-- EXERCISE OBJECTIVE --
Please output the full listing, character for character.

-- DATA SUPPLIED --
- - -

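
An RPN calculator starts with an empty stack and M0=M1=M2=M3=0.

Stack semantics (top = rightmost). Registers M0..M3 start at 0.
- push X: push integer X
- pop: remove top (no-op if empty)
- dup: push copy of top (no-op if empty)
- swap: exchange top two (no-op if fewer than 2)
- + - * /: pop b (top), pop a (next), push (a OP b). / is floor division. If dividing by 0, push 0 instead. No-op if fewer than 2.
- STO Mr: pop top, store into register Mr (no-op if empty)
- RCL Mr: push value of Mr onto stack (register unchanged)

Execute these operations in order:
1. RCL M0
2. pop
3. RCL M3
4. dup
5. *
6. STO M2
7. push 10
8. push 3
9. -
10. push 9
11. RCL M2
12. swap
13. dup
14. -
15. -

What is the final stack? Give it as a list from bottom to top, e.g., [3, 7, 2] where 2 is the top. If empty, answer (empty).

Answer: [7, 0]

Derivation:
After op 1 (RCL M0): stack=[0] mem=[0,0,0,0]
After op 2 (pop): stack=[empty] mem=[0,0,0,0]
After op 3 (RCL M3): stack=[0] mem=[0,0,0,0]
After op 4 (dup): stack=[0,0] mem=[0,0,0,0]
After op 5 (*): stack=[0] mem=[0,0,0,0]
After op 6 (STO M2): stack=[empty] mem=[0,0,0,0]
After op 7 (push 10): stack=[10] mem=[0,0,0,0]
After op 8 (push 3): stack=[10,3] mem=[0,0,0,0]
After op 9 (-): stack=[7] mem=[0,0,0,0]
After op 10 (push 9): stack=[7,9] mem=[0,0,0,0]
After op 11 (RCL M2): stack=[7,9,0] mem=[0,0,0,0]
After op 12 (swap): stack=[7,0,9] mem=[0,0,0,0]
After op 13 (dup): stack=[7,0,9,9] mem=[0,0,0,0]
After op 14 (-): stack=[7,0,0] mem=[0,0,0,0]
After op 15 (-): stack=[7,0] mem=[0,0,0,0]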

- - -

-- OUTPUT --
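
An RPN calculator starts with an empty stack and M0=M1=M2=M3=0.

Stack semantics (top = rightmost). Registers M0..M3 start at 0.
- push X: push integer X
- pop: remove top (no-op if empty)
- dup: push copy of top (no-op if empty)
- swap: exchange top two (no-op if fewer than 2)
- + - * /: pop b (top), pop a (next), push (a OP b). / is floor division. If dividing by 0, push 0 instead. No-op if fewer than 2.
- STO Mr: pop top, store into register Mr (no-op if empty)
- RCL Mr: push value of Mr onto stack (register unchanged)

Execute these operations in order:
1. RCL M0
2. pop
3. RCL M3
4. dup
5. *
6. STO M2
7. push 10
8. push 3
9. -
10. push 9
11. RCL M2
12. swap
13. dup
14. -
15. -

What is the final stack? Give it as a list from bottom to top, e.g., [3, 7, 2] where 2 is the top. If empty, answer (empty).

Answer: [7, 0]

Derivation:
After op 1 (RCL M0): stack=[0] mem=[0,0,0,0]
After op 2 (pop): stack=[empty] mem=[0,0,0,0]
After op 3 (RCL M3): stack=[0] mem=[0,0,0,0]
After op 4 (dup): stack=[0,0] mem=[0,0,0,0]
After op 5 (*): stack=[0] mem=[0,0,0,0]
After op 6 (STO M2): stack=[empty] mem=[0,0,0,0]
After op 7 (push 10): stack=[10] mem=[0,0,0,0]
After op 8 (push 3): stack=[10,3] mem=[0,0,0,0]
After op 9 (-): stack=[7] mem=[0,0,0,0]
After op 10 (push 9): stack=[7,9] mem=[0,0,0,0]
After op 11 (RCL M2): stack=[7,9,0] mem=[0,0,0,0]
After op 12 (swap): stack=[7,0,9] mem=[0,0,0,0]
After op 13 (dup): stack=[7,0,9,9] mem=[0,0,0,0]
After op 14 (-): stack=[7,0,0] mem=[0,0,0,0]
After op 15 (-): stack=[7,0] mem=[0,0,0,0]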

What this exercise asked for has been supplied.